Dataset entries
□ □ □ □ □ □ □

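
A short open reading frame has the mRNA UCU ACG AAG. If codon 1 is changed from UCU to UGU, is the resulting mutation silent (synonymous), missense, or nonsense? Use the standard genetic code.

missense

Position 2 falls in codon 1: UCU → Ser.
After the substitution the codon is UGU → Cys.
Ser ≠ Cys, so this is a missense mutation.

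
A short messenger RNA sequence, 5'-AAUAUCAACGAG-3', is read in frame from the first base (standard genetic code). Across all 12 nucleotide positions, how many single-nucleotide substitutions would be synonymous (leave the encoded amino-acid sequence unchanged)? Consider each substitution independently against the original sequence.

Codon 1 (AAU, Asn): 1 synonymous substitution.
Codon 2 (AUC, Ile): 2 synonymous substitutions.
Codon 3 (AAC, Asn): 1 synonymous substitution.
Codon 4 (GAG, Glu): 1 synonymous substitution.
Total: 1 + 2 + 1 + 1 = 5.

5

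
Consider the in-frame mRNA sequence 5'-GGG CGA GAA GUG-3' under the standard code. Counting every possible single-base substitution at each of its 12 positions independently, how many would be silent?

11

Codon 1 (GGG, Gly): 3 synonymous substitutions.
Codon 2 (CGA, Arg): 4 synonymous substitutions.
Codon 3 (GAA, Glu): 1 synonymous substitution.
Codon 4 (GUG, Val): 3 synonymous substitutions.
Total: 3 + 4 + 1 + 3 = 11.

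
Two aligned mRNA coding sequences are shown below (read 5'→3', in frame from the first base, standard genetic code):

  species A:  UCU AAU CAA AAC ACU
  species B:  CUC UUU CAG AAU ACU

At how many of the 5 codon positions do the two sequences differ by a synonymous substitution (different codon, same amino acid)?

Codon 1: UCU Ser / CUC Leu — nonsynonymous.
Codon 2: AAU Asn / UUU Phe — nonsynonymous.
Codon 3: CAA Gln / CAG Gln — synonymous.
Codon 4: AAC Asn / AAU Asn — synonymous.
Codon 5: ACU Thr / ACU Thr — identical.
Synonymous differences: 2.

2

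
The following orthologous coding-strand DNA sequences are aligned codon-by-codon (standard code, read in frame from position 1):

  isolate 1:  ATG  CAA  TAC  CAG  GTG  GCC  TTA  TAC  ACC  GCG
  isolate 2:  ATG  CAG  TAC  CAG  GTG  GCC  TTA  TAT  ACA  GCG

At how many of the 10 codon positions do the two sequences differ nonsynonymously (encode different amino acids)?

0

Codon 1: ATG Met / ATG Met — identical.
Codon 2: CAA Gln / CAG Gln — synonymous.
Codon 3: TAC Tyr / TAC Tyr — identical.
Codon 4: CAG Gln / CAG Gln — identical.
Codon 5: GTG Val / GTG Val — identical.
Codon 6: GCC Ala / GCC Ala — identical.
Codon 7: TTA Leu / TTA Leu — identical.
Codon 8: TAC Tyr / TAT Tyr — synonymous.
Codon 9: ACC Thr / ACA Thr — synonymous.
Codon 10: GCG Ala / GCG Ala — identical.
Nonsynonymous differences: 0.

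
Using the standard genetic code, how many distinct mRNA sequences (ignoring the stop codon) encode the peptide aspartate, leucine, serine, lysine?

144

Asp: 2 codons.
Leu: 6 codons.
Ser: 6 codons.
Lys: 2 codons.
2 × 6 × 6 × 2 = 144.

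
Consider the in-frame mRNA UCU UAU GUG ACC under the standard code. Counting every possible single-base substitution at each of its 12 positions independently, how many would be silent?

Codon 1 (UCU, Ser): 3 synonymous substitutions.
Codon 2 (UAU, Tyr): 1 synonymous substitution.
Codon 3 (GUG, Val): 3 synonymous substitutions.
Codon 4 (ACC, Thr): 3 synonymous substitutions.
Total: 3 + 1 + 3 + 3 = 10.

10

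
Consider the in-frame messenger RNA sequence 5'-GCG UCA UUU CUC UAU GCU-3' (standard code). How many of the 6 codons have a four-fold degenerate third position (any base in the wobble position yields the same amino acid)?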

□ □ □ □ □ □ □

• [Work to be completed] Retype all the data. Nothing may be left out or altered.

• [Completed task]
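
A short open reading frame has the mRNA UCU ACG AAG. If codon 1 is changed from UCU to UGU, is the resulting mutation silent (synonymous), missense, or nonsense? Use the standard genetic code.

missense

Position 2 falls in codon 1: UCU → Ser.
After the substitution the codon is UGU → Cys.
Ser ≠ Cys, so this is a missense mutation.

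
A short messenger RNA sequence, 5'-AAUAUCAACGAG-3', is read in frame from the first base (standard genetic code). Across all 12 nucleotide positions, how many single-nucleotide substitutions would be synonymous (leave the encoded amino-acid sequence unchanged)? Consider each substitution independently against the original sequence.

Codon 1 (AAU, Asn): 1 synonymous substitution.
Codon 2 (AUC, Ile): 2 synonymous substitutions.
Codon 3 (AAC, Asn): 1 synonymous substitution.
Codon 4 (GAG, Glu): 1 synonymous substitution.
Total: 1 + 2 + 1 + 1 = 5.

5

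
Consider the in-frame mRNA sequence 5'-GGG CGA GAA GUG-3' under the standard code. Counting every possible single-base substitution at each of its 12 positions independently, how many would be silent?

11

Codon 1 (GGG, Gly): 3 synonymous substitutions.
Codon 2 (CGA, Arg): 4 synonymous substitutions.
Codon 3 (GAA, Glu): 1 synonymous substitution.
Codon 4 (GUG, Val): 3 synonymous substitutions.
Total: 3 + 4 + 1 + 3 = 11.

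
Two aligned mRNA coding sequences are shown below (read 5'→3', in frame from the first base, standard genetic code):

  species A:  UCU AAU CAA AAC ACU
  species B:  CUC UUU CAG AAU ACU

At how many of the 5 codon positions do the two sequences differ by a synonymous substitution (different codon, same amino acid)?

Codon 1: UCU Ser / CUC Leu — nonsynonymous.
Codon 2: AAU Asn / UUU Phe — nonsynonymous.
Codon 3: CAA Gln / CAG Gln — synonymous.
Codon 4: AAC Asn / AAU Asn — synonymous.
Codon 5: ACU Thr / ACU Thr — identical.
Synonymous differences: 2.

2

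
The following orthologous coding-strand DNA sequences are aligned codon-by-codon (standard code, read in frame from position 1):

  isolate 1:  ATG  CAA  TAC  CAG  GTG  GCC  TTA  TAC  ACC  GCG
  isolate 2:  ATG  CAG  TAC  CAG  GTG  GCC  TTA  TAT  ACA  GCG

At how many of the 10 codon positions do the two sequences differ nonsynonymously (encode different amino acids)?

0

Codon 1: ATG Met / ATG Met — identical.
Codon 2: CAA Gln / CAG Gln — synonymous.
Codon 3: TAC Tyr / TAC Tyr — identical.
Codon 4: CAG Gln / CAG Gln — identical.
Codon 5: GTG Val / GTG Val — identical.
Codon 6: GCC Ala / GCC Ala — identical.
Codon 7: TTA Leu / TTA Leu — identical.
Codon 8: TAC Tyr / TAT Tyr — synonymous.
Codon 9: ACC Thr / ACA Thr — synonymous.
Codon 10: GCG Ala / GCG Ala — identical.
Nonsynonymous differences: 0.

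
Using the standard genetic code, how many distinct mRNA sequences (ignoring the stop codon) encode the peptide aspartate, leucine, serine, lysine?

144

Asp: 2 codons.
Leu: 6 codons.
Ser: 6 codons.
Lys: 2 codons.
2 × 6 × 6 × 2 = 144.

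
Consider the in-frame mRNA UCU UAU GUG ACC under the standard code. Counting every possible single-base substitution at each of its 12 positions independently, how many would be silent?

Codon 1 (UCU, Ser): 3 synonymous substitutions.
Codon 2 (UAU, Tyr): 1 synonymous substitution.
Codon 3 (GUG, Val): 3 synonymous substitutions.
Codon 4 (ACC, Thr): 3 synonymous substitutions.
Total: 3 + 1 + 3 + 3 = 10.

10

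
Consider the in-frame messenger RNA sequence 5'-GCG UCA UUU CUC UAU GCU-3' (standard code). How many of the 6 codons have a four-fold degenerate third position (any base in the wobble position yields the same amino acid)?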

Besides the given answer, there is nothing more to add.